──────── Data ────────

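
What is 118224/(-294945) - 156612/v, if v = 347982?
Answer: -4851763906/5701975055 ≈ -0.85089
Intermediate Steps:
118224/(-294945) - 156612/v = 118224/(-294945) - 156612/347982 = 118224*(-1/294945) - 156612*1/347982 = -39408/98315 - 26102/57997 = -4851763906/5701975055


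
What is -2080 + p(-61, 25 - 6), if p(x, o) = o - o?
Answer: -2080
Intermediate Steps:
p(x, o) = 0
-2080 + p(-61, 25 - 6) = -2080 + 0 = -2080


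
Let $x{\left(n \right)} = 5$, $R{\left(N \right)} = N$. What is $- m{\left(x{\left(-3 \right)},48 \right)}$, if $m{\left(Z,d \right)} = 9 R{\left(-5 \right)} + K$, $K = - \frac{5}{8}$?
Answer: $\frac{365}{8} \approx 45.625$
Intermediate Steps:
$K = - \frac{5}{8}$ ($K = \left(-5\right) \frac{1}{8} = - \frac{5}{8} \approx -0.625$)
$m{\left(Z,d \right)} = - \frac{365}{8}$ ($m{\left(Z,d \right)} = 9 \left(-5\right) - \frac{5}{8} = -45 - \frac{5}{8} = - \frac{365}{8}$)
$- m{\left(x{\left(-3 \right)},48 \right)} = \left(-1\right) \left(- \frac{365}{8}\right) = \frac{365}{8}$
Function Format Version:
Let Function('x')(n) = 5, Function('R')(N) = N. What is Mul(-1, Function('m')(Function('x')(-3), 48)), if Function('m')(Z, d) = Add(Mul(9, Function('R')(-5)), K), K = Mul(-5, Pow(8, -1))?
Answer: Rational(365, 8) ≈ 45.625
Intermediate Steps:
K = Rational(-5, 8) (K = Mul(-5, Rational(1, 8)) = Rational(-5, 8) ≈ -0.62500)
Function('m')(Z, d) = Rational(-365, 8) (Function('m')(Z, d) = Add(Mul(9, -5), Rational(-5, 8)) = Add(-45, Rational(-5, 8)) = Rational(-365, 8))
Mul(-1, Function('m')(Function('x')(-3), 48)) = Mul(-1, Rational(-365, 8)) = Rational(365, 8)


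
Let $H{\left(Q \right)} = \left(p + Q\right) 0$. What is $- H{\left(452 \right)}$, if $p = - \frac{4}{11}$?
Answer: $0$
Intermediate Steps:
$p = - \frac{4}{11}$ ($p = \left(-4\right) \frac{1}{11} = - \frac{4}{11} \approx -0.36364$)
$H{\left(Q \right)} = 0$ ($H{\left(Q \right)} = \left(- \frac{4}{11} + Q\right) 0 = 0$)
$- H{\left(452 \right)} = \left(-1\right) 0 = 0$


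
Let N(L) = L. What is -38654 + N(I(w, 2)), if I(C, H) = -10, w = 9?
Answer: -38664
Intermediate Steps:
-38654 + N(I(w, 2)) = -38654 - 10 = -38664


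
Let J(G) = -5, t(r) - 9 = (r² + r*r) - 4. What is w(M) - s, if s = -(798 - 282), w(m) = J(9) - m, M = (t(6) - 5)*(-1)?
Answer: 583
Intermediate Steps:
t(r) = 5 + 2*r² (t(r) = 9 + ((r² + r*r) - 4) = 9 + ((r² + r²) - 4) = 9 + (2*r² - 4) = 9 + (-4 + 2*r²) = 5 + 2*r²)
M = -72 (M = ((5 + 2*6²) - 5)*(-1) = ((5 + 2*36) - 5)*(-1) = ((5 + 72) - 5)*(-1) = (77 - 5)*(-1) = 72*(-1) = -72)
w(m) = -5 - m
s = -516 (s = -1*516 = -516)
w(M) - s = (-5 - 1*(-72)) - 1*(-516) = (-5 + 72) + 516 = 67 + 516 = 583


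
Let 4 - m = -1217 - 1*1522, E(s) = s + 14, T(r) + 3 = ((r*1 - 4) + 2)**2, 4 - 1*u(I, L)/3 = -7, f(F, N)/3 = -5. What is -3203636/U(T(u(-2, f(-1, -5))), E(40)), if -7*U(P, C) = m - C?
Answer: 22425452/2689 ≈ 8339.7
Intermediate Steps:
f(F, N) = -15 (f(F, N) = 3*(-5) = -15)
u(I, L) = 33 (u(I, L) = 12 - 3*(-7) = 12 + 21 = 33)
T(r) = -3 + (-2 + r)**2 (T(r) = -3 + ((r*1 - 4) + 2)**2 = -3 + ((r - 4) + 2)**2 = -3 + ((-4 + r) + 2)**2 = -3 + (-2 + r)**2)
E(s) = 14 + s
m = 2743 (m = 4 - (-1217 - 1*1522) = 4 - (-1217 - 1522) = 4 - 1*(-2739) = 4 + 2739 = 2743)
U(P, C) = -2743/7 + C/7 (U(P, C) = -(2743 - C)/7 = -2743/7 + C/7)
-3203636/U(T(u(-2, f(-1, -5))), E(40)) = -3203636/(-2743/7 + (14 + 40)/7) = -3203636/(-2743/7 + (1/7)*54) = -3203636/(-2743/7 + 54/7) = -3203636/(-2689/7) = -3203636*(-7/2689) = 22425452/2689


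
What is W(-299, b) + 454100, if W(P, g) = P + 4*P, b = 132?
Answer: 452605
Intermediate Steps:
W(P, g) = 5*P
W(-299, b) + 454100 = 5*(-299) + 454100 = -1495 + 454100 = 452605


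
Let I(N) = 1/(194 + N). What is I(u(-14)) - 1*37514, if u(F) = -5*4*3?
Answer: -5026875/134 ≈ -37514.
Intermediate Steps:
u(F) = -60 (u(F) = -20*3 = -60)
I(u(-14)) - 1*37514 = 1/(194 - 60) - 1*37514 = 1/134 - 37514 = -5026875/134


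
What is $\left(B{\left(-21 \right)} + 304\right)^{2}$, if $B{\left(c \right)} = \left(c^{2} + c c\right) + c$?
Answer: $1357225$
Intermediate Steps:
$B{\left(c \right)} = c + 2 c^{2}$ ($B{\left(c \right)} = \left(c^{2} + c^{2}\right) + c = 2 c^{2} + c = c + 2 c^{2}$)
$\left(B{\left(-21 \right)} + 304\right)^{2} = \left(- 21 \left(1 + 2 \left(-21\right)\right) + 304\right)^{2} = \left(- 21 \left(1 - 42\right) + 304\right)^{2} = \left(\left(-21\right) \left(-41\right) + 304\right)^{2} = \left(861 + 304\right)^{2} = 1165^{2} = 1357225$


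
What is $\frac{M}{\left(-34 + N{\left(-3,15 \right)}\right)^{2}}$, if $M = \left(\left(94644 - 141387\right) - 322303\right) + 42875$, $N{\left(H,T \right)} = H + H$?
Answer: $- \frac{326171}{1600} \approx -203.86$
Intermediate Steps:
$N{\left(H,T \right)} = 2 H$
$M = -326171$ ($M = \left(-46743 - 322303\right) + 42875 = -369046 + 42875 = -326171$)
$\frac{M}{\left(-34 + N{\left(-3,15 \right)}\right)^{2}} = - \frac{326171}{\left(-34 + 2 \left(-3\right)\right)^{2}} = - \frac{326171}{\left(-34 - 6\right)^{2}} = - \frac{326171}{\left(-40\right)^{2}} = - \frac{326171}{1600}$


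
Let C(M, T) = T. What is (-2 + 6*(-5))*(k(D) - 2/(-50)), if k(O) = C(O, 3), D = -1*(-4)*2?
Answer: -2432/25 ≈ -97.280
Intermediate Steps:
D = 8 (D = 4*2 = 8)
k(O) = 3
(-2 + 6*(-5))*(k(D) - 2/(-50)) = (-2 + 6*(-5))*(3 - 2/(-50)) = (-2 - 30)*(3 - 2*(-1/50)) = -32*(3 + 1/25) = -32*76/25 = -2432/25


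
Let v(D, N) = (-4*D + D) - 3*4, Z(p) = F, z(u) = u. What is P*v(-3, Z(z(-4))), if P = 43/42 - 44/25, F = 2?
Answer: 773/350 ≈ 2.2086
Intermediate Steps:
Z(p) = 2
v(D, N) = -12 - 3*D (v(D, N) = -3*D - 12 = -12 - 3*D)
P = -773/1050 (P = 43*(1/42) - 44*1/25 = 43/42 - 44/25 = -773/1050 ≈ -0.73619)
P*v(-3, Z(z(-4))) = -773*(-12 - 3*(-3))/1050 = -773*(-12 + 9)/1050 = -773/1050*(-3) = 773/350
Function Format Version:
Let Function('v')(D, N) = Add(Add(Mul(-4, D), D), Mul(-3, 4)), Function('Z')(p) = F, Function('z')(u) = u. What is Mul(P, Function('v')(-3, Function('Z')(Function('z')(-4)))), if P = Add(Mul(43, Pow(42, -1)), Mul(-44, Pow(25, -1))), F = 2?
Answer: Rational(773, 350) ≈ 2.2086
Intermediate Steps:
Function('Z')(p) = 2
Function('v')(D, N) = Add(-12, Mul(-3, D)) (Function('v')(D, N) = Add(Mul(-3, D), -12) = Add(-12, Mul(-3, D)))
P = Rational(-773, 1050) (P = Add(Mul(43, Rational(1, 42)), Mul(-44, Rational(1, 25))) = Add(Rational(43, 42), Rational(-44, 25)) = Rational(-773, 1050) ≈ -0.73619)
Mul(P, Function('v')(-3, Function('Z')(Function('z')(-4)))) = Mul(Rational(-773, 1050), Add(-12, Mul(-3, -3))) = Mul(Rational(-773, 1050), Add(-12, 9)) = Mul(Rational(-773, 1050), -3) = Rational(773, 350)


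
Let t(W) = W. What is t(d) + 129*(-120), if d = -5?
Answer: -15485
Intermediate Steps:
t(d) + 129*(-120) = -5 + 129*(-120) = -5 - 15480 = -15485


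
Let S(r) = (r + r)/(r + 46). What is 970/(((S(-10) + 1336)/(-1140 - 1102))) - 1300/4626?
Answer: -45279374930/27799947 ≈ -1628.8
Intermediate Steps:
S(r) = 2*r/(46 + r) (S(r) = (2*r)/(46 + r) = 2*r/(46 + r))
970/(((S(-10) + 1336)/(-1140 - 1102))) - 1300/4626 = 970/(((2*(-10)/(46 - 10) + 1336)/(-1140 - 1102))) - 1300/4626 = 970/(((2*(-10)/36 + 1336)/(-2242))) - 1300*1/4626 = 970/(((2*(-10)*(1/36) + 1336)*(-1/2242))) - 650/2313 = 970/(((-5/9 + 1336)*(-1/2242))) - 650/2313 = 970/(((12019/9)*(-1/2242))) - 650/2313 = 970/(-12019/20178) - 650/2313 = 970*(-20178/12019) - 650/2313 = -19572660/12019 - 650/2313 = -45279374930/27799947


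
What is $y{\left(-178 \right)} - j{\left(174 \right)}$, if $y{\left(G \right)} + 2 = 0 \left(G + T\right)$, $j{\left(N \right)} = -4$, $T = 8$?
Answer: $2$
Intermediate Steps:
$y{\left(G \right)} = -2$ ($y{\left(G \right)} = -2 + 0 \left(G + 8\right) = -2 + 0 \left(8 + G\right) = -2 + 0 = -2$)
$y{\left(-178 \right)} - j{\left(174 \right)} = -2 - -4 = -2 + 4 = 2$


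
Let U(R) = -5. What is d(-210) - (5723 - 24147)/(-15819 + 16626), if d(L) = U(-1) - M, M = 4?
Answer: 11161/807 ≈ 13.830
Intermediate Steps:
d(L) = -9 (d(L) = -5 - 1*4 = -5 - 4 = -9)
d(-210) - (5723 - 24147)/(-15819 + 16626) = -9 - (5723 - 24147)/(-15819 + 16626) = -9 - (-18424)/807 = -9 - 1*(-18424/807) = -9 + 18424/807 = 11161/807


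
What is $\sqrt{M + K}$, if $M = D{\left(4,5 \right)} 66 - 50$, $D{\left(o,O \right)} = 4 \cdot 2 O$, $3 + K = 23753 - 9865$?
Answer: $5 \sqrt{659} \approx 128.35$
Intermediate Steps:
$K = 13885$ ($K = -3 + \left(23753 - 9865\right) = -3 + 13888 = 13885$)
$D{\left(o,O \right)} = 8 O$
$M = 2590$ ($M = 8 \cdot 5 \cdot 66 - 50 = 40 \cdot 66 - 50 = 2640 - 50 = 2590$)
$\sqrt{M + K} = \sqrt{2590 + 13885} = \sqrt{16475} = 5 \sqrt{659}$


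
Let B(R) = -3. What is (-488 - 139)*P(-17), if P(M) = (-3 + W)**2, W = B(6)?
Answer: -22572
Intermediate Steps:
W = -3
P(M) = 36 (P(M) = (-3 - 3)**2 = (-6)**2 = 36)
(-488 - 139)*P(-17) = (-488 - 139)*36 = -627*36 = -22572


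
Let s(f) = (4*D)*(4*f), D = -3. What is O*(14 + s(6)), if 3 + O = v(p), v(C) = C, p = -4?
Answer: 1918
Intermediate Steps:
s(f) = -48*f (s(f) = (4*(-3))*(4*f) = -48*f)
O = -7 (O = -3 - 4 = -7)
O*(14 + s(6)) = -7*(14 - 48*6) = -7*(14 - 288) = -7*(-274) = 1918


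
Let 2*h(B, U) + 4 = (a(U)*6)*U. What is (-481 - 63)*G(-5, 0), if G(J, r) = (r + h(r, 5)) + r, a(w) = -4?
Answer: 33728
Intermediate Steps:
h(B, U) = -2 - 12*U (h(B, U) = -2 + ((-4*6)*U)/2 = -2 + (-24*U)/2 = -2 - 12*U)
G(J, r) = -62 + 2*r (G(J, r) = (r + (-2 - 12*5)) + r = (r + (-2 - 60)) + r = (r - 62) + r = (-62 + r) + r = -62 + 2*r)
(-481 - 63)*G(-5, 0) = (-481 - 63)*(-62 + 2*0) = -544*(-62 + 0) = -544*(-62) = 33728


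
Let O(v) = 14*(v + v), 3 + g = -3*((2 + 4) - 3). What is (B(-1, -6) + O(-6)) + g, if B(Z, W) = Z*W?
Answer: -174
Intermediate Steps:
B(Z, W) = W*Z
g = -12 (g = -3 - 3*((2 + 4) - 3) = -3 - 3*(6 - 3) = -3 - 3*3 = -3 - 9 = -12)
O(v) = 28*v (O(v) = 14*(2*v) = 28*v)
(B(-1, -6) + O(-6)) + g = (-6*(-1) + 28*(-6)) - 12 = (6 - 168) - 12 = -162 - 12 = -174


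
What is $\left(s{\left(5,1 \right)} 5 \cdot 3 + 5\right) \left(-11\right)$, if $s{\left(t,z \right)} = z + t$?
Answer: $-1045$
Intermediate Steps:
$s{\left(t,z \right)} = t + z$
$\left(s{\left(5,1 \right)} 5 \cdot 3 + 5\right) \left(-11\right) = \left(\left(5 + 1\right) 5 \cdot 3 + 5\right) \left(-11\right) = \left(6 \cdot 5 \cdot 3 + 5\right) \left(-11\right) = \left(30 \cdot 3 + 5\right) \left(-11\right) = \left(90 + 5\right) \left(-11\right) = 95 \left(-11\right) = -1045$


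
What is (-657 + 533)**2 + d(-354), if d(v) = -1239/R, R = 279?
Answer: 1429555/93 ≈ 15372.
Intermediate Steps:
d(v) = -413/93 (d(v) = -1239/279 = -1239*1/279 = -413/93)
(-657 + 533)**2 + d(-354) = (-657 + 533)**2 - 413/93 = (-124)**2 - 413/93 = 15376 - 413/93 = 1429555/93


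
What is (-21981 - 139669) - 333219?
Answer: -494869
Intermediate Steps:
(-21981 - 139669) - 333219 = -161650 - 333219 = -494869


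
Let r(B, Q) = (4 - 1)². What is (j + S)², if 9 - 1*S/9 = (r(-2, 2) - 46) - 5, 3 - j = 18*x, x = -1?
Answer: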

────────

#### Aim of the task:
Reproduce only the lines above, starting at the line with "Answer: Rational(365, 8) ≈ 45.625" and ending at the line with "Answer: 583", exactly as written.

#### Problem solution:
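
Answer: Rational(365, 8) ≈ 45.625
Intermediate Steps:
K = Rational(-5, 8) (K = Mul(-5, Rational(1, 8)) = Rational(-5, 8) ≈ -0.62500)
Function('m')(Z, d) = Rational(-365, 8) (Function('m')(Z, d) = Add(Mul(9, -5), Rational(-5, 8)) = Add(-45, Rational(-5, 8)) = Rational(-365, 8))
Mul(-1, Function('m')(Function('x')(-3), 48)) = Mul(-1, Rational(-365, 8)) = Rational(365, 8)


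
Let $H{\left(Q \right)} = \left(p + Q\right) 0$. What is $- H{\left(452 \right)}$, if $p = - \frac{4}{11}$?
Answer: $0$
Intermediate Steps:
$p = - \frac{4}{11}$ ($p = \left(-4\right) \frac{1}{11} = - \frac{4}{11} \approx -0.36364$)
$H{\left(Q \right)} = 0$ ($H{\left(Q \right)} = \left(- \frac{4}{11} + Q\right) 0 = 0$)
$- H{\left(452 \right)} = \left(-1\right) 0 = 0$


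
Let N(L) = L. What is -38654 + N(I(w, 2)), if I(C, H) = -10, w = 9?
Answer: -38664
Intermediate Steps:
-38654 + N(I(w, 2)) = -38654 - 10 = -38664


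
Let J(G) = -5, t(r) - 9 = (r² + r*r) - 4. What is w(M) - s, if s = -(798 - 282), w(m) = J(9) - m, M = (t(6) - 5)*(-1)?
Answer: 583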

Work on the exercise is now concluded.